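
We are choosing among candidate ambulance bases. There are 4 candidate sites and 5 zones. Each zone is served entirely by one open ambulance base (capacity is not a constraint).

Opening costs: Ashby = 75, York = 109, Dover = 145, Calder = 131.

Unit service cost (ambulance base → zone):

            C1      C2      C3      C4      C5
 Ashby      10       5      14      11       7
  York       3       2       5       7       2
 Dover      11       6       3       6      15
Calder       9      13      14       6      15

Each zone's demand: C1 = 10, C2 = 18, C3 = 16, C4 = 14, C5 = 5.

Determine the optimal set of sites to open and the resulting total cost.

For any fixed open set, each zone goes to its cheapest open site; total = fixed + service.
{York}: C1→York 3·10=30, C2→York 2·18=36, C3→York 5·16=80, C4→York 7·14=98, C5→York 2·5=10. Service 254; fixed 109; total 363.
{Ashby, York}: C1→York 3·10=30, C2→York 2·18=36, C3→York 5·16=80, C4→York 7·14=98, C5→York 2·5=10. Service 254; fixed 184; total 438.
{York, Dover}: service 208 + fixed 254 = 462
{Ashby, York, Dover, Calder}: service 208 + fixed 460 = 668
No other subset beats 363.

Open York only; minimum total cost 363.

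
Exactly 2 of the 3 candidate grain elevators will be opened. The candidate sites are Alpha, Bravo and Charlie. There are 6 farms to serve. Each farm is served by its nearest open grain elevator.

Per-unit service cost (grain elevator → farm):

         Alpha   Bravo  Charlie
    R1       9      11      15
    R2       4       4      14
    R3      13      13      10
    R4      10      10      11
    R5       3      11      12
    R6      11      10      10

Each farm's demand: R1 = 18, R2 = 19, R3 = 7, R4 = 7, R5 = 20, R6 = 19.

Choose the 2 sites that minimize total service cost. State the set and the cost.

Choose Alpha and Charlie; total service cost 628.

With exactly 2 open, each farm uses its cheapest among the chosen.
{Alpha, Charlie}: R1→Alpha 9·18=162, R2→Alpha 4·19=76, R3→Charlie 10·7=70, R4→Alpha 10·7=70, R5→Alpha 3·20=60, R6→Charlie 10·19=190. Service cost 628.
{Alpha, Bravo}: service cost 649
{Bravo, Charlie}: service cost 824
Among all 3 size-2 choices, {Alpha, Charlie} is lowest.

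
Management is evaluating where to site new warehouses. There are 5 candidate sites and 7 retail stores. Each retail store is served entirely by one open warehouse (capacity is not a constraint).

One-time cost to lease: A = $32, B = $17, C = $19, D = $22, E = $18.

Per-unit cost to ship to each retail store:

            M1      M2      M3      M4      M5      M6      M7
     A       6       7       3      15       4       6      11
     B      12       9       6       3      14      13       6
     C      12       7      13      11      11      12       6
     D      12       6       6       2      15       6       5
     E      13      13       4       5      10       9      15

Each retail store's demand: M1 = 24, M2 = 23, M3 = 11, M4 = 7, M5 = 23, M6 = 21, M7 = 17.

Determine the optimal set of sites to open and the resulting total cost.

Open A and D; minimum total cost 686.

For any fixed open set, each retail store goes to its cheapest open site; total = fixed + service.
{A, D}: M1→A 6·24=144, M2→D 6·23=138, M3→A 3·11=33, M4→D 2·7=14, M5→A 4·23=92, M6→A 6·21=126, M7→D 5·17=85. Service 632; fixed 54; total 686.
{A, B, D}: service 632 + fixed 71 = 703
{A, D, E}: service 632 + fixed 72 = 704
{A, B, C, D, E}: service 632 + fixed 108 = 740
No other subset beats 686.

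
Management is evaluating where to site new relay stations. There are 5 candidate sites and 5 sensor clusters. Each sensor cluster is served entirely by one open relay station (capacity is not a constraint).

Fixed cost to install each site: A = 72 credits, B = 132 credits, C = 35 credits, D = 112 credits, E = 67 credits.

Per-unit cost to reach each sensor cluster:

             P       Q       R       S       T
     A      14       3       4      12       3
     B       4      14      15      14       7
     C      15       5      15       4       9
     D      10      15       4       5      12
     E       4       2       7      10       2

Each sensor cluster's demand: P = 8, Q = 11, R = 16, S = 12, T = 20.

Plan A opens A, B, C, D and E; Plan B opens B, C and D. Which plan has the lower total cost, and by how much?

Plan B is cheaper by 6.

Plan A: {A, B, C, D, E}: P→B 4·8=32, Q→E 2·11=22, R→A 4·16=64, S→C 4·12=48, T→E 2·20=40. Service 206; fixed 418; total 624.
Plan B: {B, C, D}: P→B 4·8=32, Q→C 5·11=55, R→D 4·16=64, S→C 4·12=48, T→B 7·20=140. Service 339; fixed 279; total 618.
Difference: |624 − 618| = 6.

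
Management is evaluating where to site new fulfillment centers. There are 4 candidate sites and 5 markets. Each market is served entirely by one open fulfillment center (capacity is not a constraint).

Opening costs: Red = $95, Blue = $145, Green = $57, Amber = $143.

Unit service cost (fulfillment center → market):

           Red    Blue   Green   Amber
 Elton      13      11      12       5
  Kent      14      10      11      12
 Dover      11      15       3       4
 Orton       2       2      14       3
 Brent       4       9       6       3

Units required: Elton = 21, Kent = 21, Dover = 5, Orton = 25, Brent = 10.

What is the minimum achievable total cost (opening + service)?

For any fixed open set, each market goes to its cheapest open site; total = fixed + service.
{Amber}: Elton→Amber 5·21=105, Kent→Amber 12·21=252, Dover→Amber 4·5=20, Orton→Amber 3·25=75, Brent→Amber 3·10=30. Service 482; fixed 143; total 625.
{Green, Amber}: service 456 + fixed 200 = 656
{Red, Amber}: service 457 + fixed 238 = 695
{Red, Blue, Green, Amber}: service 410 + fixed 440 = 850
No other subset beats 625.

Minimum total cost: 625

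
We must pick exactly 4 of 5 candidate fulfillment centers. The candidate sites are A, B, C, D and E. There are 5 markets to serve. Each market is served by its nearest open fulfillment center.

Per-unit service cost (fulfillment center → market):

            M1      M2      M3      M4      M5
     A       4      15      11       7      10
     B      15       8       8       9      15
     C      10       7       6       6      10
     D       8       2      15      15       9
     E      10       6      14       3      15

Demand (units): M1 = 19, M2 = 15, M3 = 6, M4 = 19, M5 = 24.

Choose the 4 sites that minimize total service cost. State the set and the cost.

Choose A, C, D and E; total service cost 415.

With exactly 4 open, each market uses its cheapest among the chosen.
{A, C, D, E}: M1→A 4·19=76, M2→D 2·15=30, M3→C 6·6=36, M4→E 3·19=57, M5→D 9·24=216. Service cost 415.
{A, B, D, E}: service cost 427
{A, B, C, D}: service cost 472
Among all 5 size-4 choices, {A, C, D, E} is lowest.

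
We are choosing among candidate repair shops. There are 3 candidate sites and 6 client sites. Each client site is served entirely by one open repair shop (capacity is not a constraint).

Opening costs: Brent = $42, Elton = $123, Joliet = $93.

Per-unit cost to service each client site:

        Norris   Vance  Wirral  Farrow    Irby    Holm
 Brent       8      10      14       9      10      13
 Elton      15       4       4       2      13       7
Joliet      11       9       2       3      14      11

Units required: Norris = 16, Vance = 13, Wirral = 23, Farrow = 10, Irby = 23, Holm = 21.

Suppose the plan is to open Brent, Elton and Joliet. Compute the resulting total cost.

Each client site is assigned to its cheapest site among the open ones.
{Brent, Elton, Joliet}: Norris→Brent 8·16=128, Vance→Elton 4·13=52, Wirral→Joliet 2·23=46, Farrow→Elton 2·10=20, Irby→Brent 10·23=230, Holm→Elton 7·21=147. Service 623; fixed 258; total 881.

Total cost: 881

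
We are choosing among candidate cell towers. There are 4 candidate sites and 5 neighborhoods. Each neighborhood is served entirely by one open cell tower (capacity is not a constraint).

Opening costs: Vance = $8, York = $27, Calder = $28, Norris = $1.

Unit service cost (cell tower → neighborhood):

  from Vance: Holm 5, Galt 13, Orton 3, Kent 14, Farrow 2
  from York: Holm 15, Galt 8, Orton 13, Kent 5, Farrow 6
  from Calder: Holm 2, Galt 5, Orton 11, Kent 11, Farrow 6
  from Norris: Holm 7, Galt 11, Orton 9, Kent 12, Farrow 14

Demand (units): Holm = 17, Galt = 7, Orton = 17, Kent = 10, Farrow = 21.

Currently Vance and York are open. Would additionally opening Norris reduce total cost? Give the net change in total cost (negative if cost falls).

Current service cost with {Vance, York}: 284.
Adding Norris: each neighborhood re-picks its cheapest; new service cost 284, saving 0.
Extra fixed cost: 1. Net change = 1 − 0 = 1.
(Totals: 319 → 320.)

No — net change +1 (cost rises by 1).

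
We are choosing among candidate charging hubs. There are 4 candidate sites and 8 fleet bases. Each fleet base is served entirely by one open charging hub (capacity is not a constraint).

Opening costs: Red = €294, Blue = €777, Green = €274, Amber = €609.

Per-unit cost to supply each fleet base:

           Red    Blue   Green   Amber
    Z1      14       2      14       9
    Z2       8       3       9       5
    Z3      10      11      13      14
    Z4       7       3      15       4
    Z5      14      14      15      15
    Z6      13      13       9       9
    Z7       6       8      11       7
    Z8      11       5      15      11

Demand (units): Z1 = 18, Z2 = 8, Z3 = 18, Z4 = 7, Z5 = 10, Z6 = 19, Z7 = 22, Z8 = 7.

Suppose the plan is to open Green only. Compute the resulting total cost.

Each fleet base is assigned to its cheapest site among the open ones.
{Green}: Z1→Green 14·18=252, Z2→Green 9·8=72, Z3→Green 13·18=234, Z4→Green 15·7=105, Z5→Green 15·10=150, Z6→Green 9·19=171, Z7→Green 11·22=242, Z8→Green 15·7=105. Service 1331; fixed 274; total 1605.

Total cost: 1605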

* * *

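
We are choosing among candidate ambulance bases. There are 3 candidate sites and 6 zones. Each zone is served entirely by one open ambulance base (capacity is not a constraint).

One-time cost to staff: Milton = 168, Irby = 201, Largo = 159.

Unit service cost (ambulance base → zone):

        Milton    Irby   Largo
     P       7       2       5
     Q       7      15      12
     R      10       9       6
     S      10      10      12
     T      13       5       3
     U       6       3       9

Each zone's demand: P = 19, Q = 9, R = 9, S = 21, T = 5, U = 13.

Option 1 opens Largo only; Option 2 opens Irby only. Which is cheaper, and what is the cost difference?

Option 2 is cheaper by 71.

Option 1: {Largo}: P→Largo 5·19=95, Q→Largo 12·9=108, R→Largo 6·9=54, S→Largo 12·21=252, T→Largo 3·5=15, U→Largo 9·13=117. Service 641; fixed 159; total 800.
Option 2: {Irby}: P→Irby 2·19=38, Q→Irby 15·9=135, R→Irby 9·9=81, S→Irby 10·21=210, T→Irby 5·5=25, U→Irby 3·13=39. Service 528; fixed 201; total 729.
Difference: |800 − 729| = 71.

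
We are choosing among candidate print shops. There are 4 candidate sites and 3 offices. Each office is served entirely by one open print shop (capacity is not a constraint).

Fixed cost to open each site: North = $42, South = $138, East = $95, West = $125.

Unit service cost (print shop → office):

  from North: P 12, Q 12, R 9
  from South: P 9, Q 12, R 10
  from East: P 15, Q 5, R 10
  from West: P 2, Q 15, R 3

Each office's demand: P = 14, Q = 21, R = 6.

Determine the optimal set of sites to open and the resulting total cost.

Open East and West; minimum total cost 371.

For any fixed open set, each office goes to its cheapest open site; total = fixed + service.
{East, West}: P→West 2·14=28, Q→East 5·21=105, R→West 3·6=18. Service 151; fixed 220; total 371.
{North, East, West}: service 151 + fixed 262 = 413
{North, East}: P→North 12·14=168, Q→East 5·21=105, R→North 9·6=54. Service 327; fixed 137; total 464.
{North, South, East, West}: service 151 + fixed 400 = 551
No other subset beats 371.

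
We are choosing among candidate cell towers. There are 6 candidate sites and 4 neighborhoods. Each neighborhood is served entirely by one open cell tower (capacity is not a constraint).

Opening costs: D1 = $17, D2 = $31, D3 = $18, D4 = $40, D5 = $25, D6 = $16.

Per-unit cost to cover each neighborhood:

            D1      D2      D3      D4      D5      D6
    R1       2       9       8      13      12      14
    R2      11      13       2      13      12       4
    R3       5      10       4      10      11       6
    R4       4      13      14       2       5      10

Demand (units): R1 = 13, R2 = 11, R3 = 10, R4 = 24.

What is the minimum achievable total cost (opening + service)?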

* * *

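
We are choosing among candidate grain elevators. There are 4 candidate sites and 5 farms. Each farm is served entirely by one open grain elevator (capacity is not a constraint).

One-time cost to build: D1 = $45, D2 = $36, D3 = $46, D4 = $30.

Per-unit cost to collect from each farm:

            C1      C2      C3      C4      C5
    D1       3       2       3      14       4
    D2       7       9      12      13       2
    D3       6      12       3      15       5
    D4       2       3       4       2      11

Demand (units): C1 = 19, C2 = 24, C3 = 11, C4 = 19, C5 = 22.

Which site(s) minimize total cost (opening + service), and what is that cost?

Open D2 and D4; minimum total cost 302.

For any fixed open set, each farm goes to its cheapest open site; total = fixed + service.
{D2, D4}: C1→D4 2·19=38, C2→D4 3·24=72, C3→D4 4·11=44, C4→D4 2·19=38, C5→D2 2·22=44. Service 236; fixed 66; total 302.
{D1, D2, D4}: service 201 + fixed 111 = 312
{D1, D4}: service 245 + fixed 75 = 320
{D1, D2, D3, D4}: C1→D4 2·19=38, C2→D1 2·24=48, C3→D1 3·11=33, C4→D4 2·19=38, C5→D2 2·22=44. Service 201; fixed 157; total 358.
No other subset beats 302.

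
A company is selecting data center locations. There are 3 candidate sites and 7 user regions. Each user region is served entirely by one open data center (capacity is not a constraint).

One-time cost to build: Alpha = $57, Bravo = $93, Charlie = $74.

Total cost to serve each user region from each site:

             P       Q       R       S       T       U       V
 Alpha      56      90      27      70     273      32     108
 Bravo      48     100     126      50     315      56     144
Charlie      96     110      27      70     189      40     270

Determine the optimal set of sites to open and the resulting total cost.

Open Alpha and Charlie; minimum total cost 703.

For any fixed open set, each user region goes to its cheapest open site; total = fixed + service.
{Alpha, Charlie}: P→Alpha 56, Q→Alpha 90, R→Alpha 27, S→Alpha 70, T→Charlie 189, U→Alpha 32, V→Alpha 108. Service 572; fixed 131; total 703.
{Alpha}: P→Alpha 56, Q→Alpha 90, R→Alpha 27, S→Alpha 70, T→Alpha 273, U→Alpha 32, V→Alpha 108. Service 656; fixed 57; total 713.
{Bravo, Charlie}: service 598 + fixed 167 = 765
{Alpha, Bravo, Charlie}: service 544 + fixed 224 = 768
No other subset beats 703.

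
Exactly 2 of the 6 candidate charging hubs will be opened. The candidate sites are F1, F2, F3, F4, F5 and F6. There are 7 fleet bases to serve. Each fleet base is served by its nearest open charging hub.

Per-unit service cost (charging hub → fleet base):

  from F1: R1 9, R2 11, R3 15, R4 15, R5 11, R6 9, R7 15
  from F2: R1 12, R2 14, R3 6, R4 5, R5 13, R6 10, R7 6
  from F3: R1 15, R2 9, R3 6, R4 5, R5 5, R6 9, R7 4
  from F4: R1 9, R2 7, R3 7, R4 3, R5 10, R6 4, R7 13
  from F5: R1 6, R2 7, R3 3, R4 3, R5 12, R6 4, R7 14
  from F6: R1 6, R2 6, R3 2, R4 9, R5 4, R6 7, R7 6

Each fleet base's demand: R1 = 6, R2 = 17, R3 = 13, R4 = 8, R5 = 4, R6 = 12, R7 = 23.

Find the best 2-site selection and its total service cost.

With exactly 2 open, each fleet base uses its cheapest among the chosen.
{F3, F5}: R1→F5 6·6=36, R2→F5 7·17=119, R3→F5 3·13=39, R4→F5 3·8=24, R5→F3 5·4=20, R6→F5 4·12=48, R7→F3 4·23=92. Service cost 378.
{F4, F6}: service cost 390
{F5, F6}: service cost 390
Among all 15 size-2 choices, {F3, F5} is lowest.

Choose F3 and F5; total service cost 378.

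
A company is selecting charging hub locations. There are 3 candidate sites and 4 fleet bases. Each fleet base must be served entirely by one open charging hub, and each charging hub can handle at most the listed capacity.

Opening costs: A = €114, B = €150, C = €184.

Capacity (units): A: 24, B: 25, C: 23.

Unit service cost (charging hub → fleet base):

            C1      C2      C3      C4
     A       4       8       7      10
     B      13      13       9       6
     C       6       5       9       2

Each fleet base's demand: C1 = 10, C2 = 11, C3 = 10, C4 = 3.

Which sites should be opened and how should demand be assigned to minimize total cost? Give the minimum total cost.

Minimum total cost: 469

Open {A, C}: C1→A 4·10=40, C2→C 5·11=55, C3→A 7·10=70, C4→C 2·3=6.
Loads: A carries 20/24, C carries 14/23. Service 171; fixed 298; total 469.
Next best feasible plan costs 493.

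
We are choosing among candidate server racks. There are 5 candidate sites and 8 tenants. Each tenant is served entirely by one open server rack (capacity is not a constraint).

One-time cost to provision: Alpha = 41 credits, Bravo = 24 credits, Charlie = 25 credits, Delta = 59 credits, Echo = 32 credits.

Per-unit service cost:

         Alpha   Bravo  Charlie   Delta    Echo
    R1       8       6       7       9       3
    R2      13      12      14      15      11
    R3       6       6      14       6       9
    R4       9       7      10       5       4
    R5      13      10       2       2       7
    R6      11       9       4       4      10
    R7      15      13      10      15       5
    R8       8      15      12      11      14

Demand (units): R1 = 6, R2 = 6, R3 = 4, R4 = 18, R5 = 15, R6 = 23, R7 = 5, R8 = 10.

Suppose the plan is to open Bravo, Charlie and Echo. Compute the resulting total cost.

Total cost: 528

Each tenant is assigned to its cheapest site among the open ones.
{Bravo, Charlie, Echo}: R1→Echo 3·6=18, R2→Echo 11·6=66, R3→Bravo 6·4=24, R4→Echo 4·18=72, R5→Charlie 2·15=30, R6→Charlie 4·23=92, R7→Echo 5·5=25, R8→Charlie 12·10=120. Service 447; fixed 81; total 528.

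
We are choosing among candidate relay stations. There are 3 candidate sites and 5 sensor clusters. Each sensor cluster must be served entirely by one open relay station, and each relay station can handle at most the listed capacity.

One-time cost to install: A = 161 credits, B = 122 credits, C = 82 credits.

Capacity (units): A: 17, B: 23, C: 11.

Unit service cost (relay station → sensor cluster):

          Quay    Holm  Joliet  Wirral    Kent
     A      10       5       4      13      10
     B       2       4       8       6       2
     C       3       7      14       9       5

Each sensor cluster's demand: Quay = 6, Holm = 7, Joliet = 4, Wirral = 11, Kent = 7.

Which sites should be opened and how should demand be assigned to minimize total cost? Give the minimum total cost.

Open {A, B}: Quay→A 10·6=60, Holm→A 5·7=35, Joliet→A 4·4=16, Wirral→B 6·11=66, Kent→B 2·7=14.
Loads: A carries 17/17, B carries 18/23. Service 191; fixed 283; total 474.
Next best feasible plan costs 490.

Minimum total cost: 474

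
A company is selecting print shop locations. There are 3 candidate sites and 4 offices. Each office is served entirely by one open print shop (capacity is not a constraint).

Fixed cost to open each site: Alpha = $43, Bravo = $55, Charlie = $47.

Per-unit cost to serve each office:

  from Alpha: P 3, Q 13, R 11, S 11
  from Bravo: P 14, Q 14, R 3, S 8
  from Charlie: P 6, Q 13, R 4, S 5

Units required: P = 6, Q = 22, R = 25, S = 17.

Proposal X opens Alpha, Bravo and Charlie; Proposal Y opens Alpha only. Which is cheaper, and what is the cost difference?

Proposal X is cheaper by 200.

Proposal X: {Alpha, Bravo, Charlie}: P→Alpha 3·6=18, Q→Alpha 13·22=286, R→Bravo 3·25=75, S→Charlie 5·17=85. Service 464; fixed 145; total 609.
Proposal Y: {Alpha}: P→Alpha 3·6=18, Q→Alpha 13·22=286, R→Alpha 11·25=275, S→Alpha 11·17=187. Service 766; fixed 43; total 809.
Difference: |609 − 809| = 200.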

* * *

Could you set down, word for word, only the lines above from the line with "Exactly 2 of the 3" to the line with "Each retail store's", including both?

→ Reply
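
Exactly 2 of the 3 candidate grain elevators will be opened. The candidate sites are Alpha, Bravo and Charlie. There are 6 farms to serve. Each farm is served by its nearest open grain elevator.

Per-unit service cost (grain elevator → farm):

         Alpha   Bravo  Charlie
    R1       9      11      15
    R2       4       4      14
    R3      13      13      10
    R4      10      10      11
    R5       3      11      12
    R6      11      10      10

Each farm's demand: R1 = 18, R2 = 19, R3 = 7, R4 = 7, R5 = 20, R6 = 19.

Choose the 2 sites that minimize total service cost. State the set and the cost.

Choose Alpha and Charlie; total service cost 628.

With exactly 2 open, each farm uses its cheapest among the chosen.
{Alpha, Charlie}: R1→Alpha 9·18=162, R2→Alpha 4·19=76, R3→Charlie 10·7=70, R4→Alpha 10·7=70, R5→Alpha 3·20=60, R6→Charlie 10·19=190. Service cost 628.
{Alpha, Bravo}: service cost 649
{Bravo, Charlie}: service cost 824
Among all 3 size-2 choices, {Alpha, Charlie} is lowest.

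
Management is evaluating where to site new warehouses. There are 5 candidate sites and 7 retail stores. Each retail store is served entirely by one open warehouse (capacity is not a constraint).

One-time cost to lease: A = $32, B = $17, C = $19, D = $22, E = $18.

Per-unit cost to ship to each retail store:

            M1      M2      M3      M4      M5      M6      M7
     A       6       7       3      15       4       6      11
     B      12       9       6       3      14      13       6
     C      12       7      13      11      11      12       6
     D      12       6       6       2      15       6       5
     E      13      13       4       5      10       9      15

Each retail store's demand: M1 = 24, M2 = 23, M3 = 11, M4 = 7, M5 = 23, M6 = 21, M7 = 17.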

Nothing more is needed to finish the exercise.